INSTRUCTIONS TO FOLLOW:
Only lines with the string "everything" are wanted. Pull them out of the data.

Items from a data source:
========================================================================

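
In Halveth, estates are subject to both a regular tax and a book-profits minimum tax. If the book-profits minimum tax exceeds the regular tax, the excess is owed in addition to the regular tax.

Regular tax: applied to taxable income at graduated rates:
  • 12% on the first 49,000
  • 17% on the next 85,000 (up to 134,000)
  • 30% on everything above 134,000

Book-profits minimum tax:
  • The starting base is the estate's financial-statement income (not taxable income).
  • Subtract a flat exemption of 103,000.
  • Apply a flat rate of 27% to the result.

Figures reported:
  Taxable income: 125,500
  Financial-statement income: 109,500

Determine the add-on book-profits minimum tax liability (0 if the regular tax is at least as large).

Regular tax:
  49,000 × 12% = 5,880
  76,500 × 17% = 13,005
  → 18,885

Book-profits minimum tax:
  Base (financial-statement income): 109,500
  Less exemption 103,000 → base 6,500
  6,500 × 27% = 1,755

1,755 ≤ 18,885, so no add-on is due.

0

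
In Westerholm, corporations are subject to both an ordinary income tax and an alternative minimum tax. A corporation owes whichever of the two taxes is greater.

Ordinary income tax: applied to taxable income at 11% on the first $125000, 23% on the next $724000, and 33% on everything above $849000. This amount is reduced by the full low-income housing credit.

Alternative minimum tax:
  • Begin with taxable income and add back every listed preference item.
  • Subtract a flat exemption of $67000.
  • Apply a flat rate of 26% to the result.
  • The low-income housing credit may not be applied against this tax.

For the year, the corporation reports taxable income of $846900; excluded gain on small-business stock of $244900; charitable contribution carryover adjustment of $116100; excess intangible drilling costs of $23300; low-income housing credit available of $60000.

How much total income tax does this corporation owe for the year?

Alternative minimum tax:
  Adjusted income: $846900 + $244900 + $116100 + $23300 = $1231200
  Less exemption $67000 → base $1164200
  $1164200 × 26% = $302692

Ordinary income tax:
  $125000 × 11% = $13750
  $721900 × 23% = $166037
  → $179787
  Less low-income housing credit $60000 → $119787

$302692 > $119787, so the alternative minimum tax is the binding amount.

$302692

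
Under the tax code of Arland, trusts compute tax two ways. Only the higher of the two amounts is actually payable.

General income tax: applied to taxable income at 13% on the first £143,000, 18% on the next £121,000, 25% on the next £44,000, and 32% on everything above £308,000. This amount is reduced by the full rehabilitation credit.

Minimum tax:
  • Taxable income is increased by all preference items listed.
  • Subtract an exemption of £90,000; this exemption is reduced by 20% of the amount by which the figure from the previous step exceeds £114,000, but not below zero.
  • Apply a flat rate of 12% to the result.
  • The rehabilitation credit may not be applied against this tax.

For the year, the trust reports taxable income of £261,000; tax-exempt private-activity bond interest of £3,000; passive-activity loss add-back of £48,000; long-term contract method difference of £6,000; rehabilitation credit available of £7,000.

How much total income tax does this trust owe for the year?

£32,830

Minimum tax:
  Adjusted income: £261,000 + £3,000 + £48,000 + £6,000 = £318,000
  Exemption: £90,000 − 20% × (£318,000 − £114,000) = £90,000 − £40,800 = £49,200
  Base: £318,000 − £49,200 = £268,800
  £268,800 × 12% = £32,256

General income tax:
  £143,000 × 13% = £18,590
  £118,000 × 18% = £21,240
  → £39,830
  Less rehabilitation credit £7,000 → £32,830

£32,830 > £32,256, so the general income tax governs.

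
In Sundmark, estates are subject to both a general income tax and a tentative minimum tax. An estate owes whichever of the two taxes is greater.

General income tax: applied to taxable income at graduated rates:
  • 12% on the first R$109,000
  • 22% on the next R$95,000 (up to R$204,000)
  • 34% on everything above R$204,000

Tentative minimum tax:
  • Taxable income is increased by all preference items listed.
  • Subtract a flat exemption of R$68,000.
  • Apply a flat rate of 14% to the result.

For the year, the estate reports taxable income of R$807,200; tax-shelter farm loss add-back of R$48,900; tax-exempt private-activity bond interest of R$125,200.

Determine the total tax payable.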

========================================================================

FINAL ANSWER:
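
  • 30% on everything above 134,000
Ordinary income tax: applied to taxable income at 11% on the first $125000, 23% on the next $724000, and 33% on everything above $849000. This amount is reduced by the full low-income housing credit.
General income tax: applied to taxable income at 13% on the first £143,000, 18% on the next £121,000, 25% on the next £44,000, and 32% on everything above £308,000. This amount is reduced by the full rehabilitation credit.
  • 34% on everything above R$204,000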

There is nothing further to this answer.